(LISTED ENTRIES begins)
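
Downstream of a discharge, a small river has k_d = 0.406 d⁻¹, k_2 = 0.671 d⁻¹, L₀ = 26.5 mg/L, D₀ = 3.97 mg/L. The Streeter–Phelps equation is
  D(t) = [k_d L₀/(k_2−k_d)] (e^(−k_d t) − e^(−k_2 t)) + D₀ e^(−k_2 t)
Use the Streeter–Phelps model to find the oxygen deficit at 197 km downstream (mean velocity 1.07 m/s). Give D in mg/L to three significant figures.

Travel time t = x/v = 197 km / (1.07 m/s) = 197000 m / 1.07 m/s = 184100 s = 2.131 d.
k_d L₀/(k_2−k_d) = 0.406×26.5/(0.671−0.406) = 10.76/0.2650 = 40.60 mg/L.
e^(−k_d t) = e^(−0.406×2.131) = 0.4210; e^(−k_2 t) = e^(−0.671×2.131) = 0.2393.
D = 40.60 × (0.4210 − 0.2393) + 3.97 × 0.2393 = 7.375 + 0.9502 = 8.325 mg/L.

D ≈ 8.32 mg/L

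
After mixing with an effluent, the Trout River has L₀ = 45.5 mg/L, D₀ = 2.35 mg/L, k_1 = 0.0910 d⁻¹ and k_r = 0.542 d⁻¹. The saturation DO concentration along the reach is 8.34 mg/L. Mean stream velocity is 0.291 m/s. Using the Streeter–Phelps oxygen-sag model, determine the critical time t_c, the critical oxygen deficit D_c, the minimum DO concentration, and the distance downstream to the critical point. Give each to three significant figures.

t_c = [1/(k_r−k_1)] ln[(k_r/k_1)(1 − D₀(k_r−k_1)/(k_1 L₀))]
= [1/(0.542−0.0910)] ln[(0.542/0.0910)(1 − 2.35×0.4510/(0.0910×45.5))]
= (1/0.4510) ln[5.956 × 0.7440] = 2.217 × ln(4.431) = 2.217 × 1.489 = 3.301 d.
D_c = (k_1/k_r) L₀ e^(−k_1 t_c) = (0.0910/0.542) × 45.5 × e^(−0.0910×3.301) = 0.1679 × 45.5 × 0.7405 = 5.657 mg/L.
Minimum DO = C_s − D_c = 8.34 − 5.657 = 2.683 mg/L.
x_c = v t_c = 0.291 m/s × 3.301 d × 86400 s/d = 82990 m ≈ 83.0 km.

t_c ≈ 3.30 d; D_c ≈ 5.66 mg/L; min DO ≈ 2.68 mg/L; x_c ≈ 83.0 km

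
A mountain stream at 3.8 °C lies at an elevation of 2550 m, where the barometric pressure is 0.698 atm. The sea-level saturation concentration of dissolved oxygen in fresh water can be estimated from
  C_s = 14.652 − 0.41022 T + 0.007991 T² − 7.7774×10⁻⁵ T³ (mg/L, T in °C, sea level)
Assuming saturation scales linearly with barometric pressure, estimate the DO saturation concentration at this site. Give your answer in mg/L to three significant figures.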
(LISTED ENTRIES ends)
(LISTED ENTRIES begins)
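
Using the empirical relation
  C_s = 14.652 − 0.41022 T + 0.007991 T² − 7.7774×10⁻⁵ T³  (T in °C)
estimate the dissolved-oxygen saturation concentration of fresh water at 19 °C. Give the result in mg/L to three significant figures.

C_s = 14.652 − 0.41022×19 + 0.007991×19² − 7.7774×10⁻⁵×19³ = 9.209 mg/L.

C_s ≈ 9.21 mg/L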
(LISTED ENTRIES ends)
(LISTED ENTRIES begins)
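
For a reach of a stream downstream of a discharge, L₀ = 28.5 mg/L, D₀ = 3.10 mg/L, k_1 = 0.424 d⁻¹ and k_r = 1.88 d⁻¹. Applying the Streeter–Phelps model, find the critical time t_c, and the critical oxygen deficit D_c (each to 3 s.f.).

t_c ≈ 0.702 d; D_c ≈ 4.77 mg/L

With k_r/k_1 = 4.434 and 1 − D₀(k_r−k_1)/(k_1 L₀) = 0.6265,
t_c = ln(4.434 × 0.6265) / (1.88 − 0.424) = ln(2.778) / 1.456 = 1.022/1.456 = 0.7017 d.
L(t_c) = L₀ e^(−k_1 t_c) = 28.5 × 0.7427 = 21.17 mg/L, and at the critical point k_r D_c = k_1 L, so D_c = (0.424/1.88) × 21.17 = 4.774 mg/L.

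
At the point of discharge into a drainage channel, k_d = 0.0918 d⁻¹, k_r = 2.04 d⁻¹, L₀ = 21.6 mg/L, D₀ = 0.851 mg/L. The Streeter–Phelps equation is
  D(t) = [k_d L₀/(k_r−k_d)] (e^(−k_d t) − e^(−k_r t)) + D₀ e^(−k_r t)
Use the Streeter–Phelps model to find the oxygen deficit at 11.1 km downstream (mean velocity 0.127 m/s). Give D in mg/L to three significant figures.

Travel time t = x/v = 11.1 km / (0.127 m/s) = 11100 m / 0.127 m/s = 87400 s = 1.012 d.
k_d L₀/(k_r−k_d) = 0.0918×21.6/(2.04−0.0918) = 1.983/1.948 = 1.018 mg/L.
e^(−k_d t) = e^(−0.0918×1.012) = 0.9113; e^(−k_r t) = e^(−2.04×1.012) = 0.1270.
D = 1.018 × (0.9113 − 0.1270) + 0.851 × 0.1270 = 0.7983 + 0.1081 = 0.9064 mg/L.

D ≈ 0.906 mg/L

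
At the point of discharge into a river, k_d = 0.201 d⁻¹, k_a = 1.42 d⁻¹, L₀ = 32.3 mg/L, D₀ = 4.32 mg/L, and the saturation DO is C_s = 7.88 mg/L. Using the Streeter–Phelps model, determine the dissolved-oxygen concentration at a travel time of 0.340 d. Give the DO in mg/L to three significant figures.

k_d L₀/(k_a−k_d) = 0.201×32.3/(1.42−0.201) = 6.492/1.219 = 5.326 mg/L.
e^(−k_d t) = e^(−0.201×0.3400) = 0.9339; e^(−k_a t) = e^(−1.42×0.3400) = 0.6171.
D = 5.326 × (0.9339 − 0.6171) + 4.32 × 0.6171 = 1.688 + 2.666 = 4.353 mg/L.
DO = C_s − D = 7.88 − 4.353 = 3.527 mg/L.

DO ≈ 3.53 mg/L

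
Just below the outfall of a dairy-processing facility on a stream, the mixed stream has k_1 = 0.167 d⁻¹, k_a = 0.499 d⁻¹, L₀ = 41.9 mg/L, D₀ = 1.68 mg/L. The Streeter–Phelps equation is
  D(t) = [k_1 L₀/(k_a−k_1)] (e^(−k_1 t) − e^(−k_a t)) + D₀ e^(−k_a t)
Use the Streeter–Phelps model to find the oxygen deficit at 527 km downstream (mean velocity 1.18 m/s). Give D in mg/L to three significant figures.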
(LISTED ENTRIES ends)
**EXERCISE GOAL**
Count how many lines in the data above hold the string "pressure", and give the number with no other words.

**TASK OUTPUT**
2